Restate word for word every line from the top of the data below down through the line that holds "It must contain at least 20.8".

§ Data excerpts
━━━━━━━━━━━━━━━━━━━━━━━━━━━━━━
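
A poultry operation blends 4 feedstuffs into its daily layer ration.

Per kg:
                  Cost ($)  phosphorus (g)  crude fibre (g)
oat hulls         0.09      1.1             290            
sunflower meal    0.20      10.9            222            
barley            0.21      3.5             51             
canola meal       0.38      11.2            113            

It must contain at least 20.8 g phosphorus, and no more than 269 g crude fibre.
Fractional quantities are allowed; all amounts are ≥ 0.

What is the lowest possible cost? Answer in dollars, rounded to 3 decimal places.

$0.616

Let x1 = kg of oat hulls, x2 = kg of sunflower meal, x3 = kg of barley, x4 = kg of canola meal.
Minimise 0.09x1 + 0.2x2 + 0.21x3 + 0.38x4 subject to:
  1.1x1 + 10.9x2 + 3.5x3 + 11.2x4 ≥ 20.8   (phosphorus)
  290x1 + 222x2 + 51x3 + 113x4 ≤ 269   (crude fibre)
  x1, x2, x3, x4 ≥ 0.
At the optimum only sunflower meal, canola meal are positive (oat hulls, barley = 0). Binding constraints: phosphorus and crude fibre.
Optimal quantities: sunflower meal = 0.5279 kg, canola meal = 1.343 kg.
Total cost: 0.2·0.5279 + 0.38·1.343 = 0.61592.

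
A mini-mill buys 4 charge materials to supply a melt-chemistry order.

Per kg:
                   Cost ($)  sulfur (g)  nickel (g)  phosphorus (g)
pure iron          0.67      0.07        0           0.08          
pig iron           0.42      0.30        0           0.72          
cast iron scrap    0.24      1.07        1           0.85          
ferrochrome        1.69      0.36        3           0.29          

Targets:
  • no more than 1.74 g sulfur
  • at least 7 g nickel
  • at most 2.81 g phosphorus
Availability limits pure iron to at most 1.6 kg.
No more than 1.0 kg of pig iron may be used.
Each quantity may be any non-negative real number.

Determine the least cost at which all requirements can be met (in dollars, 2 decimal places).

$3.64

This is a linear program. Let x1 = kg of pure iron, x2 = kg of pig iron, x3 = kg of cast iron scrap, x4 = kg of ferrochrome.
min 0.67x1 + 0.42x2 + 0.24x3 + 1.69x4 with:
  0.07x1 + 0.3x2 + 1.07x3 + 0.36x4 ≤ 1.74   (sulfur)
  1x3 + 3x4 ≥ 7   (nickel)
  0.08x1 + 0.72x2 + 0.85x3 + 0.29x4 ≤ 2.81   (phosphorus)
  x1 ≤ 1.6
  x2 ≤ 1
  x1, x2, x3, x4 ≥ 0.
The minimum-cost mix takes nothing from pure iron, pig iron — only cast iron scrap, ferrochrome. There the sulfur and nickel constraints are tight.
That vertex is x3 = 0.9474, x4 = 2.018.
Cost = 0.24·0.9474 + 1.69·2.018 = 3.6378.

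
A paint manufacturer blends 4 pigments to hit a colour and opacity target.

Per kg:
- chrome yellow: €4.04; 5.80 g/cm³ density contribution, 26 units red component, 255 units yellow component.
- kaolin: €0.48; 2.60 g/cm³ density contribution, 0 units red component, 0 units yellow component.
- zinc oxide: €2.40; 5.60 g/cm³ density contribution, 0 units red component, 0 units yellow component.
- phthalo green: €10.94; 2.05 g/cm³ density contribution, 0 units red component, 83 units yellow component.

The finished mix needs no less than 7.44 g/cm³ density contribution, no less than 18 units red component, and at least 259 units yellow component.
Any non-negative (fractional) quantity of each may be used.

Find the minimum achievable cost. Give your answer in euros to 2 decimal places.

€4.39

Let x1 = kg of chrome yellow, x2 = kg of kaolin, x3 = kg of zinc oxide, x4 = kg of phthalo green.
Minimise 4.04x1 + 0.48x2 + 2.4x3 + 10.94x4 s.t.:
  5.8x1 + 2.6x2 + 5.6x3 + 2.05x4 ≥ 7.44   (density contribution)
  26x1 ≥ 18   (red component)
  255x1 + 83x4 ≥ 259   (yellow component)
  x1, x2, x3, x4 ≥ 0.
The optimal basis is {chrome yellow, kaolin}; zinc oxide, phthalo green drop out. There the density contribution and yellow component constraints are tight.
Solving gives x1 = 1.016, x2 = 0.5958.
Hence cost = 4.04·1.016 + 0.48·0.5958 = €4.3906.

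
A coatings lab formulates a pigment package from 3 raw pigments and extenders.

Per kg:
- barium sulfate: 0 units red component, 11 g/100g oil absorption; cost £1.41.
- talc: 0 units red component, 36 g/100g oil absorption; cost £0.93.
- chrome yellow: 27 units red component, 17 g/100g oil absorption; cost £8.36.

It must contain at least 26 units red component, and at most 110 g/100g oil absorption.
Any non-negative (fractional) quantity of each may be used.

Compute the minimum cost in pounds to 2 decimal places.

£8.05

Treat it as an LP. Let x1 = kg of barium sulfate, x2 = kg of talc, x3 = kg of chrome yellow.
Minimise 1.41x1 + 0.93x2 + 8.36x3 s.t.:
  27x3 ≥ 26   (red component)
  11x1 + 36x2 + 17x3 ≤ 110   (oil absorption)
  x1, x2, x3 ≥ 0.
The optimal basis is {chrome yellow}; barium sulfate, talc drop out. There the red component constraint is tight.
So chrome yellow = 0.963 kg.
Objective = 8.36·0.963 = 8.0507.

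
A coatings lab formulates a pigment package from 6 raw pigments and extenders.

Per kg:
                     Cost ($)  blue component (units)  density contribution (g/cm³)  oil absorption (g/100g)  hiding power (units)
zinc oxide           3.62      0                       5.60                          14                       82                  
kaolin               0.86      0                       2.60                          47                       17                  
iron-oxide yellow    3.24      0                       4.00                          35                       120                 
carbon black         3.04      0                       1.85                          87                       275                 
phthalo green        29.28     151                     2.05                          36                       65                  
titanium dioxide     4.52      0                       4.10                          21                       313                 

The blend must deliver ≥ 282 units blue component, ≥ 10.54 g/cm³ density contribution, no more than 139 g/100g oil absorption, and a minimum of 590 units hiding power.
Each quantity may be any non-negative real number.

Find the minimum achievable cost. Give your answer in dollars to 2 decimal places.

This is a linear program. Let x1 = kg of zinc oxide, x2 = kg of kaolin, x3 = kg of iron-oxide yellow, x4 = kg of carbon black, x5 = kg of phthalo green, x6 = kg of titanium dioxide.
min 3.62x1 + 0.86x2 + 3.24x3 + 3.04x4 + 29.28x5 + 4.52x6 s.t.:
  151x5 ≥ 282   (blue component)
  5.6x1 + 2.6x2 + 4x3 + 1.85x4 + 2.05x5 + 4.1x6 ≥ 10.54   (density contribution)
  14x1 + 47x2 + 35x3 + 87x4 + 36x5 + 21x6 ≤ 139   (oil absorption)
  82x1 + 17x2 + 120x3 + 275x4 + 65x5 + 313x6 ≥ 590   (hiding power)
  x1, x2, x3, x4, x5, x6 ≥ 0.
The cheapest feasible vertex uses only kaolin, carbon black, phthalo green, titanium dioxide; zinc oxide, iron-oxide yellow are not used. There the blue component, density contribution, oil absorption, hiding power constraints are tight.
That vertex is x2 = 0.4519, x4 = 0.28599, x5 = 1.8675, x6 = 1.2213.
Objective = 0.86·0.4519 + 3.04·0.28599 + 29.28·1.8675 + 4.52·1.2213 = 61.4587.

$61.46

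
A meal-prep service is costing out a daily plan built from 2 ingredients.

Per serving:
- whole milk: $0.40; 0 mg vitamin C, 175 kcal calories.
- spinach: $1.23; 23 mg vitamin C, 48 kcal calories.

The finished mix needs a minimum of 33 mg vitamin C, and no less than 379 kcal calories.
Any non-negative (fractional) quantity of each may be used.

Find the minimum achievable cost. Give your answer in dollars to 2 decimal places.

$2.47

This is a linear program. Let x1 = servings of whole milk, x2 = servings of spinach.
Minimise 0.4x1 + 1.23x2 s.t.:
  23x2 ≥ 33   (vitamin C)
  175x1 + 48x2 ≥ 379   (calories)
  x1, x2 ≥ 0.
Both inputs are positive at the optimum. The vitamin C and calories requirements are met with equality.
Solving gives x1 = 1.772, x2 = 1.435.
Total cost: 0.4·1.772 + 1.23·1.435 = 2.4739.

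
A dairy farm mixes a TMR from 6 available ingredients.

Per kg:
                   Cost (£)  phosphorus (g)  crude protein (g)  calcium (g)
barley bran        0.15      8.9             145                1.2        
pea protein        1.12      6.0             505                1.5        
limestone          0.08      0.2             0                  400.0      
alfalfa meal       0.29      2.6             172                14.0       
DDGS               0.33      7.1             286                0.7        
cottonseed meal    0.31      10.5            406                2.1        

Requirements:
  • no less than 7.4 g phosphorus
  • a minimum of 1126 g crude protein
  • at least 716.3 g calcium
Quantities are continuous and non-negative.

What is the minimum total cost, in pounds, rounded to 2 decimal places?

£1.00

This is a linear program. Let x1 = kg of barley bran, x2 = kg of pea protein, x3 = kg of limestone, x4 = kg of alfalfa meal, x5 = kg of DDGS, x6 = kg of cottonseed meal.
Minimize 0.15x1 + 1.12x2 + 0.08x3 + 0.29x4 + 0.33x5 + 0.31x6 subject to:
  8.9x1 + 6x2 + 0.2x3 + 2.6x4 + 7.1x5 + 10.5x6 ≥ 7.4   (phosphorus)
  145x1 + 505x2 + 172x4 + 286x5 + 406x6 ≥ 1126   (crude protein)
  1.2x1 + 1.5x2 + 400x3 + 14x4 + 0.7x5 + 2.1x6 ≥ 716.3   (calcium)
  x1, x2, x3, x4, x5, x6 ≥ 0.
At the optimum only limestone, cottonseed meal are positive (barley bran, pea protein, alfalfa meal, DDGS = 0). Binding constraints: crude protein and calcium.
Optimal quantities: limestone = 1.776 kg, cottonseed meal = 2.773 kg.
Objective = 0.08·1.776 + 0.31·2.773 = 1.0017.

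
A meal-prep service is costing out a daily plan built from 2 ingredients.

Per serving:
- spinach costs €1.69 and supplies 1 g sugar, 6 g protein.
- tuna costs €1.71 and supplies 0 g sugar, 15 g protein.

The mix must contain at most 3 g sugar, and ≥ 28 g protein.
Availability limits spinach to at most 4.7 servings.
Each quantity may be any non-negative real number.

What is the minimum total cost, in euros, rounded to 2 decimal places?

€3.19

Set it up as a linear program. Let x1 = servings of spinach, x2 = servings of tuna.
Minimise 1.69x1 + 1.71x2 with:
  1x1 ≤ 3   (sugar)
  6x1 + 15x2 ≥ 28   (protein)
  x1 ≤ 4.7
  x1, x2 ≥ 0.
The optimal basis is {tuna}; spinach drops out. Binding constraint: protein.
Optimal quantities: tuna = 1.867 servings.
Hence cost = 1.71·1.867 = €3.1926.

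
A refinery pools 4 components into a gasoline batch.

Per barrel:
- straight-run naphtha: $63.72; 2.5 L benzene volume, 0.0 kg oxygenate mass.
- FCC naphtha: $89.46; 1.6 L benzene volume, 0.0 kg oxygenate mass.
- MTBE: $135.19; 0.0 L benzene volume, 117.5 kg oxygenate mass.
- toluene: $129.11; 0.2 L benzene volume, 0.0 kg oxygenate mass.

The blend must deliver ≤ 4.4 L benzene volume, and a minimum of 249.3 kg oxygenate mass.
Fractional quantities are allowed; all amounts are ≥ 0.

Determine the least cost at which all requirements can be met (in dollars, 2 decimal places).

Treat it as an LP. Let x1 = barrels of straight-run naphtha, x2 = barrels of FCC naphtha, x3 = barrels of MTBE, x4 = barrels of toluene.
Minimize 63.72x1 + 89.46x2 + 135.19x3 + 129.11x4 subject to:
  2.5x1 + 1.6x2 + 0.2x4 ≤ 4.4   (benzene volume)
  117.5x3 ≥ 249.3   (oxygenate mass)
  x1, x2, x3, x4 ≥ 0.
The optimal basis is {MTBE}; straight-run naphtha, FCC naphtha, toluene drop out. There the oxygenate mass constraint is tight.
So MTBE = 2.1217 barrels.
Total cost: 135.19·2.1217 = 286.8326.

$286.83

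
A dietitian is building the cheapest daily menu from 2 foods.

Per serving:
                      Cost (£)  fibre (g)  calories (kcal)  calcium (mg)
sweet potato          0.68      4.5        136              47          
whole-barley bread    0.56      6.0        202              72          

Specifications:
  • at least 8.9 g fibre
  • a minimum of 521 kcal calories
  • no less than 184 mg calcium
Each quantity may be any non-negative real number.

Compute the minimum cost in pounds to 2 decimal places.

Set it up as a linear program. Let x1 = servings of sweet potato, x2 = servings of whole-barley bread.
min 0.68x1 + 0.56x2 s.t.:
  4.5x1 + 6x2 ≥ 8.9   (fibre)
  136x1 + 202x2 ≥ 521   (calories)
  47x1 + 72x2 ≥ 184   (calcium)
  x1, x2 ≥ 0.
The optimal basis is {whole-barley bread}; sweet potato drops out. There the calories constraint is tight.
So whole-barley bread = 2.579 servings.
Total cost: 0.56·2.579 = 1.4442.

£1.44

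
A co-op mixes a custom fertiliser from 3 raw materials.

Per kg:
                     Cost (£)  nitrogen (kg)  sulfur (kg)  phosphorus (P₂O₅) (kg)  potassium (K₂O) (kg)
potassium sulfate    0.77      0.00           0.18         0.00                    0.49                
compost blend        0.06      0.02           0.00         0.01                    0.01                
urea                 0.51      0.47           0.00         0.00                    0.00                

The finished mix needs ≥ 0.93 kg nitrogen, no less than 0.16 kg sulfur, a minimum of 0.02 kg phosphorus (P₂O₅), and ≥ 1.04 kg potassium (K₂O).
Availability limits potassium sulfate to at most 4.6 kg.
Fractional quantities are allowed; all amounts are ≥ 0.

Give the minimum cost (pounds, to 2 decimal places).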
━━━━━━━━━━━━━━━━━━━━━━━━━━━━━━
§ Output for this exercise
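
A poultry operation blends 4 feedstuffs into its daily layer ration.

Per kg:
                  Cost ($)  phosphorus (g)  crude fibre (g)
oat hulls         0.09      1.1             290            
sunflower meal    0.20      10.9            222            
barley            0.21      3.5             51             
canola meal       0.38      11.2            113            

It must contain at least 20.8 g phosphorus, and no more than 269 g crude fibre.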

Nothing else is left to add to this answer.